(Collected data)

——

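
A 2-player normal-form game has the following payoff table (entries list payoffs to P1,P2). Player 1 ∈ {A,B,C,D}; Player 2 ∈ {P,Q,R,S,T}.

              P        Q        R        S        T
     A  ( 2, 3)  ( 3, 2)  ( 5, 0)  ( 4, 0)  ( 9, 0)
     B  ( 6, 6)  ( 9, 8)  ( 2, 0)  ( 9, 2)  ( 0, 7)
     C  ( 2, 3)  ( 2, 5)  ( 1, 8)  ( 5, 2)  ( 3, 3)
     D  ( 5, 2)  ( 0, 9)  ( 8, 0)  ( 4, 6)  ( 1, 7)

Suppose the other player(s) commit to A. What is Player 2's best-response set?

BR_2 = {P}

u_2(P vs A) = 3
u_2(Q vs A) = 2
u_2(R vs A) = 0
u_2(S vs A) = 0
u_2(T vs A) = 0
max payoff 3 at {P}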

——

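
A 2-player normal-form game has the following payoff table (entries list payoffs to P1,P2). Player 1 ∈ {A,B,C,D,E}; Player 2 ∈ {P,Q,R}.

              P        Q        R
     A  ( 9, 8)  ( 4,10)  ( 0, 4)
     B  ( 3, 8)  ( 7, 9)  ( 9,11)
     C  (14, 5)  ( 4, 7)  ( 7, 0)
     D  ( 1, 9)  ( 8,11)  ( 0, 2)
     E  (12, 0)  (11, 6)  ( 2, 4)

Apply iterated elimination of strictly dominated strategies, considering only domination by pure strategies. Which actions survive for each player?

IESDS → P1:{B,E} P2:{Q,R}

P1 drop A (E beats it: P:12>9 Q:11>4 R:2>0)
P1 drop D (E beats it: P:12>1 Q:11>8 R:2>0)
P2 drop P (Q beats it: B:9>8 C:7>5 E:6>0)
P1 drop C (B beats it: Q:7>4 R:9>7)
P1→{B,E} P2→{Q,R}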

——

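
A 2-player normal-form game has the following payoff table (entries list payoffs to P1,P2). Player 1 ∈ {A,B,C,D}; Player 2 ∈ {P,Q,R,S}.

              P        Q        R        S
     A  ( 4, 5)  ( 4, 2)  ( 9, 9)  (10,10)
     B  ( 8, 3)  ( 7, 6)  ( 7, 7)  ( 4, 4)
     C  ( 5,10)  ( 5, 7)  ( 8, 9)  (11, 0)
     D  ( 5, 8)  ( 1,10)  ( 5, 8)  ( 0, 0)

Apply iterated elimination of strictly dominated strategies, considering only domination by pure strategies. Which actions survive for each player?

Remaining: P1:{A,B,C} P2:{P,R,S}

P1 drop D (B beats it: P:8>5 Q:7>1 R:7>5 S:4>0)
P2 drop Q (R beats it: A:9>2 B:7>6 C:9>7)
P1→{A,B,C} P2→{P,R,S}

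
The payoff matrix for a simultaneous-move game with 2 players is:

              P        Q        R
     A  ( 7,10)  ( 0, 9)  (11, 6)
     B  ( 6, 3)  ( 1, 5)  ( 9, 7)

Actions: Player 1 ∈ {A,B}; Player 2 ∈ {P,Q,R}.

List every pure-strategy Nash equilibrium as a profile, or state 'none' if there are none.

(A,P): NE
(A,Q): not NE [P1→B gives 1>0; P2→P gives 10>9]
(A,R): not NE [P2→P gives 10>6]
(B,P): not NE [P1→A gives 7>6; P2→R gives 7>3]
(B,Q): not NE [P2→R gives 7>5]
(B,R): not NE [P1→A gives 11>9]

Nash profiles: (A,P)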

——

> _Assignment_
The response consists of the lines above that contain "form".

> _Problem solution_
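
A 2-player normal-form game has the following payoff table (entries list payoffs to P1,P2). Player 1 ∈ {A,B,C,D}; Player 2 ∈ {P,Q,R,S,T}.
A 2-player normal-form game has the following payoff table (entries list payoffs to P1,P2). Player 1 ∈ {A,B,C,D,E}; Player 2 ∈ {P,Q,R}.
A 2-player normal-form game has the following payoff table (entries list payoffs to P1,P2). Player 1 ∈ {A,B,C,D}; Player 2 ∈ {P,Q,R,S}.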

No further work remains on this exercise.